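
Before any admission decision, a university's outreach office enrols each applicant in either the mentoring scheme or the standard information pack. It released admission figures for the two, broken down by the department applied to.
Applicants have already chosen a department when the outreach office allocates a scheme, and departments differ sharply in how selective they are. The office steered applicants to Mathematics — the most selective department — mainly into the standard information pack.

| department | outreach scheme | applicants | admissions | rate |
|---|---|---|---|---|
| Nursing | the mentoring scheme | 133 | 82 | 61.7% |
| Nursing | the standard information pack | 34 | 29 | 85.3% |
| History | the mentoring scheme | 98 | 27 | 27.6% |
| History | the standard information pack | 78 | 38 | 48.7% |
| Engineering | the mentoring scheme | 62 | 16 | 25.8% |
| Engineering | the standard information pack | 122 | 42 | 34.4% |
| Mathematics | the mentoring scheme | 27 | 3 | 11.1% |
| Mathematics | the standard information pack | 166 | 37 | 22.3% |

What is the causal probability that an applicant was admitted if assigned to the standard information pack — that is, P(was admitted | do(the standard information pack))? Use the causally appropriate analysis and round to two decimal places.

the standard information pack is higher inside every department stratum but the mentoring scheme is higher in aggregate. Whether to stratify depends on how department relates to the outreach scheme.
Department differs across outreach schemes for reasons unrelated to any effect of the outreach scheme itself, and it separately predicts the outcome — a classic confounder. We must compare within department levels.
Standardising the standard information pack to the population department mix: 0.232·29/34 + 0.244·38/78 + 0.256·42/122 + 0.268·37/166 = 0.465.

0.46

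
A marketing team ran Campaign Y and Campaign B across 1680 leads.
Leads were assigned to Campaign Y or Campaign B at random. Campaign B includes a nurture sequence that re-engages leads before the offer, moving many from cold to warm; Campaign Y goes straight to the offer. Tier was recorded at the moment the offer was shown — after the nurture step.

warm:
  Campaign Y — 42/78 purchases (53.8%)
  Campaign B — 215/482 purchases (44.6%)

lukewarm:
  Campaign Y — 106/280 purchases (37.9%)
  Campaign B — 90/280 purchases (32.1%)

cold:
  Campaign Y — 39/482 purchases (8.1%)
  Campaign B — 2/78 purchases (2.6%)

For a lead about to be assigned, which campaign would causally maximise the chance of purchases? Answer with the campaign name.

Campaign B

Engagement tier lies on the pathway campaign → engagement tier → outcome, so adjusting for it blocks the indirect effect. For the total causal effect of campaign, use the unadjusted pooled rates.
Pooled: Campaign Y 22.3% vs Campaign B 36.5%; Campaign B is higher overall.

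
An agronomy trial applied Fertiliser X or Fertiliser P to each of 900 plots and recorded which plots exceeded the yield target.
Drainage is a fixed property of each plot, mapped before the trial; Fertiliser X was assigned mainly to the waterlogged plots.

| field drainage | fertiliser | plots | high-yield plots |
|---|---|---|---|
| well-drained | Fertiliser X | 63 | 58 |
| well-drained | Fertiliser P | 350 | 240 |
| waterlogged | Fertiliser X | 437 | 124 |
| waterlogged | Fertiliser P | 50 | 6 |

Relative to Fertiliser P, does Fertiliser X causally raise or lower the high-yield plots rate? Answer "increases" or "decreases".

Since field drainage is a pre-existing factor (not a product of the fertiliser) and it affects the outcome on its own, it is a confounder. The stratified rates, not the pooled rate, identify the causal effect.
Within each level — well-drained: 92.1% vs 68.6%; waterlogged: 28.4% vs 12.0% — Fertiliser X is higher every time.

increases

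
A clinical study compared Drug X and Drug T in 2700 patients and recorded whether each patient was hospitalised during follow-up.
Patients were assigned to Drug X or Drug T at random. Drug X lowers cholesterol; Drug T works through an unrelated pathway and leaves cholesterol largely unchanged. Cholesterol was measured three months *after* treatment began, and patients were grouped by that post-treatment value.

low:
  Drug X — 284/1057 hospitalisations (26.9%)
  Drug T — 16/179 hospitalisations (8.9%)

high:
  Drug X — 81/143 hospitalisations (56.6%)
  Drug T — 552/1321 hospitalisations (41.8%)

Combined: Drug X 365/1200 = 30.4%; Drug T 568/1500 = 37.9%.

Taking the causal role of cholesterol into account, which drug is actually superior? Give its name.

Drug T is lower inside every cholesterol stratum but Drug X is lower in aggregate. Whether to stratify depends on how cholesterol relates to the drug.
Cholesterol lies on the pathway drug → cholesterol → outcome, so adjusting for it blocks the indirect effect. For the total causal effect of drug, use the unadjusted pooled rates.
Pooled: Drug X 30.4% vs Drug T 37.9%; Drug X is lower overall.

Drug X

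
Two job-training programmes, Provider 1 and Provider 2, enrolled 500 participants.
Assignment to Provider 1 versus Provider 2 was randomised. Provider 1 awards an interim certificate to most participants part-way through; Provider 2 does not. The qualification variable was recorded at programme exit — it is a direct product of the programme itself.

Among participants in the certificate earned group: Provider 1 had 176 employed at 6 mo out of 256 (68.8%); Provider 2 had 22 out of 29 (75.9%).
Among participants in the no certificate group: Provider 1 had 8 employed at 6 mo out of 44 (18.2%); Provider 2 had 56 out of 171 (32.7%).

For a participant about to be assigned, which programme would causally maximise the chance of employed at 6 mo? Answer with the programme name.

Qualification attained during the programme is recorded after the programme and is itself shifted by it — it sits on the causal path from programme to outcome. Conditioning on a mediator would strip out part of the effect we want; the pooled comparison gives the total causal effect.
Pooled: Provider 1 61.3% vs Provider 2 39.0%; Provider 1 is higher overall.

Provider 1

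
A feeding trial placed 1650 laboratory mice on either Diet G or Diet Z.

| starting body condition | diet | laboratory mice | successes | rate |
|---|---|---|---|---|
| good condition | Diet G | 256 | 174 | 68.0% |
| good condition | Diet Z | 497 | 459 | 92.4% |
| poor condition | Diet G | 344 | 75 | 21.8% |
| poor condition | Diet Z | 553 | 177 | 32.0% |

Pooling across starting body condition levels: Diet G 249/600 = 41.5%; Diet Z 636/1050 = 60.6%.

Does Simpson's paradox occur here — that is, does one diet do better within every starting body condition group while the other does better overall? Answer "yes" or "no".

no

Within each starting body condition level (good condition 68.0% vs 92.4%; poor condition 21.8% vs 32.0%), Diet Z has the higher rate every time. Pooled: 41.5% vs 60.6% — Diet Z has the higher rate overall. They agree.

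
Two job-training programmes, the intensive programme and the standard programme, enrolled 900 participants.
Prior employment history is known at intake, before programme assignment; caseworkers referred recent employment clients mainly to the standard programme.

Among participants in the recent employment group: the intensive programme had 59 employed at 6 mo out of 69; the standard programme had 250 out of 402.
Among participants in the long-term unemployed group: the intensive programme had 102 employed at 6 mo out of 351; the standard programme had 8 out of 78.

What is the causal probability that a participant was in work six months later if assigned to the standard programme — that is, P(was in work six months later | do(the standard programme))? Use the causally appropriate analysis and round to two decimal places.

Nothing the programme does changes prior employment history; the imbalance is an allocation artefact. With prior employment history also predicting the outcome, the pooled figure is confounded, and the within-stratum comparison is the causal one.
Standardising the standard programme to the population prior employment history mix: 0.523·250/402 + 0.477·8/78 = 0.374.

0.37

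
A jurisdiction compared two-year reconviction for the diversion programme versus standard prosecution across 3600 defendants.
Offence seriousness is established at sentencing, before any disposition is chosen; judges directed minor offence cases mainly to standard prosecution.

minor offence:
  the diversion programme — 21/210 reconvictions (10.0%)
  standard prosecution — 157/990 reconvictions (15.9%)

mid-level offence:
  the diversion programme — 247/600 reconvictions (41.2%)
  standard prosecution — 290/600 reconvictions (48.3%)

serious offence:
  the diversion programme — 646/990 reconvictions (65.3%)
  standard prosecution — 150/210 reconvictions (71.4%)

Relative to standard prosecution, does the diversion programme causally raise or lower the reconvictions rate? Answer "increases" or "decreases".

decreases

Within every offence seriousness level the diversion programme has the lower rate, yet pooled standard prosecution does — Simpson's reversal.
Offence seriousness satisfies the back-door criterion: it is not a descendant of the disposition, and it blocks the spurious path from disposition to outcome. Adjusting for it (i.e., using the within-offence seriousness rates) gives the causal effect.
Within each level — minor offence: 10.0% vs 15.9%; mid-level offence: 41.2% vs 48.3%; serious offence: 65.3% vs 71.4% — the diversion programme is lower every time.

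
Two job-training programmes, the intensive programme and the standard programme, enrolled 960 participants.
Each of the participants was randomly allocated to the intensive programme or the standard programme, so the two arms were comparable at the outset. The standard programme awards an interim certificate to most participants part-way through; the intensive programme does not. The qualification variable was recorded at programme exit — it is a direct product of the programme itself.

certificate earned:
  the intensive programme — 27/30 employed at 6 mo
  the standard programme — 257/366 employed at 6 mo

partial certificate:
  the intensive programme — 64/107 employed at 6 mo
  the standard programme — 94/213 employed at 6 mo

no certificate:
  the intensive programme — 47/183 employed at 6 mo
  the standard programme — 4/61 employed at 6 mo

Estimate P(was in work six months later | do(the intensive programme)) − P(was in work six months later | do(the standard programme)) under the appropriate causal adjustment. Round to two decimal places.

-0.12

Qualification attained during the programme is downstream of the programme. One should not condition on a consequence of treatment, so the overall rates are the right comparison.
The causal difference is the pooled difference: 0.431 − 0.555 = -0.123.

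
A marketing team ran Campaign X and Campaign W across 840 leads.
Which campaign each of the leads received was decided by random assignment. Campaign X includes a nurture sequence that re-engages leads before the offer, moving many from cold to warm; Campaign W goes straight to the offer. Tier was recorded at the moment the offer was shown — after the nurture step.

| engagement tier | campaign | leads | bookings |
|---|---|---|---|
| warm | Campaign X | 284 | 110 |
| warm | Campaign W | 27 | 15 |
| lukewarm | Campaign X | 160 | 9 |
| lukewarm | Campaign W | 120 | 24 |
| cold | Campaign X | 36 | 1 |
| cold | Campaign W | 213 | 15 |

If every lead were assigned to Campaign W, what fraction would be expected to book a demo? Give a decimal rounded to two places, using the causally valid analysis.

Engagement tier is recorded after the campaign and is itself shifted by it — it sits on the causal path from campaign to outcome. Conditioning on a mediator would strip out part of the effect we want; the pooled comparison gives the total causal effect.
So P(outcome | do(Campaign W)) is just the pooled rate for Campaign W: 54/360 = 0.150.

0.15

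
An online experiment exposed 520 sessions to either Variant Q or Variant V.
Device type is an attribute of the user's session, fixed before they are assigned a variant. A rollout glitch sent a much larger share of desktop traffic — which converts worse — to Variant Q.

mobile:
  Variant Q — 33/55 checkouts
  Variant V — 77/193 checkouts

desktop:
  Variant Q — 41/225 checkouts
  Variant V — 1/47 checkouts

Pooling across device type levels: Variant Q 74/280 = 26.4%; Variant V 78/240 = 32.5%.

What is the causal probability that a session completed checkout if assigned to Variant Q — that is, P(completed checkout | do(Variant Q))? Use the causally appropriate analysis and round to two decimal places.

0.38

Since device type is a pre-existing factor (not a product of the variant) and it affects the outcome on its own, it is a confounder. The stratified rates, not the pooled rate, identify the causal effect.
Standardising Variant Q to the population device type mix: 0.477·33/55 + 0.523·41/225 = 0.381.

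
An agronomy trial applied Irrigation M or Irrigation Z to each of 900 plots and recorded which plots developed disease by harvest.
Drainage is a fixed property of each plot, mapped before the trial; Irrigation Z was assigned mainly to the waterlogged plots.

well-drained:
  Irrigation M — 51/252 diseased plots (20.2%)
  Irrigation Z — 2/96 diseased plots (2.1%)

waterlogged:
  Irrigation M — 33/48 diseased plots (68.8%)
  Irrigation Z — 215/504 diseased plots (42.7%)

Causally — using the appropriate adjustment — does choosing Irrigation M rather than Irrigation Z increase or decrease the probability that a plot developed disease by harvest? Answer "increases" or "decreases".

The imbalance in field drainage arose from how plots were allocated, not from anything the irrigation did; and field drainage independently affects the outcome. The pooled gap is confounded — condition on field drainage.
Within each level — well-drained: 20.2% vs 2.1%; waterlogged: 68.8% vs 42.7% — Irrigation Z is lower every time.

increases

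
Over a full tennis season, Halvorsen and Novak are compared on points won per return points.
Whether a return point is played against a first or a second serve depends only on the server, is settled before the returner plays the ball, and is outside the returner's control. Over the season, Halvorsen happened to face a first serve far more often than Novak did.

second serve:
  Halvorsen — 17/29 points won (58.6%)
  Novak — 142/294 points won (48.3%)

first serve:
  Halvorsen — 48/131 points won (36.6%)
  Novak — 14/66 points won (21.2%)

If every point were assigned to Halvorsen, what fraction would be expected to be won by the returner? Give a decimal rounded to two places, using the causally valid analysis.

Serve type satisfies the back-door criterion: it is not a descendant of the player, and it blocks the spurious path from player to outcome. Adjusting for it (i.e., using the within-serve type rates) gives the causal effect.
Standardising Halvorsen to the population serve type mix: 0.621·17/29 + 0.379·48/131 = 0.503.

0.50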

□ □ □ □ □

(How to complete this task): From the records above, copy each line in which the string "mapped" occurs.

(Final answer):
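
Drainage is a fixed property of each plot, mapped before the trial; Fertiliser X was assigned mainly to the waterlogged plots.
Drainage is a fixed property of each plot, mapped before the trial; Irrigation Z was assigned mainly to the waterlogged plots.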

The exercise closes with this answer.